*** RECORDS FOR THIS TASK ***

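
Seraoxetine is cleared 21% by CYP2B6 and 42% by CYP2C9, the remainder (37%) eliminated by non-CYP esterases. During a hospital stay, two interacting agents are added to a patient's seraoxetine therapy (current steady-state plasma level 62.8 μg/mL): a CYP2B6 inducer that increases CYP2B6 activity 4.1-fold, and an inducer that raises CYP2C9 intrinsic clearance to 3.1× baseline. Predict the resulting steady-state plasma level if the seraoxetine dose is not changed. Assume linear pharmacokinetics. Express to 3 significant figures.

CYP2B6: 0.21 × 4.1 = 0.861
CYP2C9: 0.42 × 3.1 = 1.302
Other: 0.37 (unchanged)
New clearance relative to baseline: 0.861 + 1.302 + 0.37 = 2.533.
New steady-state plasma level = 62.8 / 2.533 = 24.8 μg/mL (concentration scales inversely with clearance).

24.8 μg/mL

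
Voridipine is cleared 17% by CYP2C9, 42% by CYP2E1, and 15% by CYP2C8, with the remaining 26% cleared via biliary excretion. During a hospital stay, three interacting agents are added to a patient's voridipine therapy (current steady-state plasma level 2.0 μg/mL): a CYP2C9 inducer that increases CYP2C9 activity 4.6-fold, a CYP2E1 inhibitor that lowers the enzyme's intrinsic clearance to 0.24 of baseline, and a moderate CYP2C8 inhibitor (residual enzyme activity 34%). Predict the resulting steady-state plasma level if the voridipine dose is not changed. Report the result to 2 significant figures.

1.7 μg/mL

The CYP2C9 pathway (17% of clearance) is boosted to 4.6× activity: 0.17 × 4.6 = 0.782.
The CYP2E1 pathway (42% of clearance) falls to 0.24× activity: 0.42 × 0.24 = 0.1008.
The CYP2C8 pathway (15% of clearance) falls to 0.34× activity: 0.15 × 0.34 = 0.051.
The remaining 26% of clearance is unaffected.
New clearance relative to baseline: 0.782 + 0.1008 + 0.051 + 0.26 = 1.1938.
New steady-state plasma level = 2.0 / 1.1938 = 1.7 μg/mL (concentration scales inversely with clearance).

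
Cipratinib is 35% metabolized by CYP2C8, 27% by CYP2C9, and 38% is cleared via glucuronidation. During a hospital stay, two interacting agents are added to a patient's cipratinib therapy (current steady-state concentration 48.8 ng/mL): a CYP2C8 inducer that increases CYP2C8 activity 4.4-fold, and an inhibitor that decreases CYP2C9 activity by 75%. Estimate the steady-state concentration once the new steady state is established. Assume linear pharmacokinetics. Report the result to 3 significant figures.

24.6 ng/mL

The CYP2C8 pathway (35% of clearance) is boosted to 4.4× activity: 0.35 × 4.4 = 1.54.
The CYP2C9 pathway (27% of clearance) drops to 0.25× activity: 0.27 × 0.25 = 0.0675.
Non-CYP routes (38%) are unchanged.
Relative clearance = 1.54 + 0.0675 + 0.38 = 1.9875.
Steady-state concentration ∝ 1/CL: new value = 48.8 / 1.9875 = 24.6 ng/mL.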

***

Copy the listing word for word, leaving nothing out.

RESPONSE TO THIS TASK
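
Seraoxetine is cleared 21% by CYP2B6 and 42% by CYP2C9, the remainder (37%) eliminated by non-CYP esterases. During a hospital stay, two interacting agents are added to a patient's seraoxetine therapy (current steady-state plasma level 62.8 μg/mL): a CYP2B6 inducer that increases CYP2B6 activity 4.1-fold, and an inducer that raises CYP2C9 intrinsic clearance to 3.1× baseline. Predict the resulting steady-state plasma level if the seraoxetine dose is not changed. Assume linear pharmacokinetics. Express to 3 significant figures.

CYP2B6: 0.21 × 4.1 = 0.861
CYP2C9: 0.42 × 3.1 = 1.302
Other: 0.37 (unchanged)
New clearance relative to baseline: 0.861 + 1.302 + 0.37 = 2.533.
New steady-state plasma level = 62.8 / 2.533 = 24.8 μg/mL (concentration scales inversely with clearance).

24.8 μg/mL

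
Voridipine is cleared 17% by CYP2C9, 42% by CYP2E1, and 15% by CYP2C8, with the remaining 26% cleared via biliary excretion. During a hospital stay, three interacting agents are added to a patient's voridipine therapy (current steady-state plasma level 2.0 μg/mL): a CYP2C9 inducer that increases CYP2C9 activity 4.6-fold, a CYP2E1 inhibitor that lowers the enzyme's intrinsic clearance to 0.24 of baseline, and a moderate CYP2C8 inhibitor (residual enzyme activity 34%). Predict the resulting steady-state plasma level if the voridipine dose is not changed. Report the result to 2 significant figures.

1.7 μg/mL

The CYP2C9 pathway (17% of clearance) is boosted to 4.6× activity: 0.17 × 4.6 = 0.782.
The CYP2E1 pathway (42% of clearance) falls to 0.24× activity: 0.42 × 0.24 = 0.1008.
The CYP2C8 pathway (15% of clearance) falls to 0.34× activity: 0.15 × 0.34 = 0.051.
The remaining 26% of clearance is unaffected.
New clearance relative to baseline: 0.782 + 0.1008 + 0.051 + 0.26 = 1.1938.
New steady-state plasma level = 2.0 / 1.1938 = 1.7 μg/mL (concentration scales inversely with clearance).

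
Cipratinib is 35% metabolized by CYP2C8, 27% by CYP2C9, and 38% is cleared via glucuronidation. During a hospital stay, two interacting agents are added to a patient's cipratinib therapy (current steady-state concentration 48.8 ng/mL): a CYP2C8 inducer that increases CYP2C8 activity 4.4-fold, and an inhibitor that decreases CYP2C9 activity by 75%. Estimate the steady-state concentration once the new steady state is established. Assume linear pharmacokinetics. Report the result to 3 significant figures.

24.6 ng/mL

The CYP2C8 pathway (35% of clearance) is boosted to 4.4× activity: 0.35 × 4.4 = 1.54.
The CYP2C9 pathway (27% of clearance) drops to 0.25× activity: 0.27 × 0.25 = 0.0675.
Non-CYP routes (38%) are unchanged.
Relative clearance = 1.54 + 0.0675 + 0.38 = 1.9875.
Steady-state concentration ∝ 1/CL: new value = 48.8 / 1.9875 = 24.6 ng/mL.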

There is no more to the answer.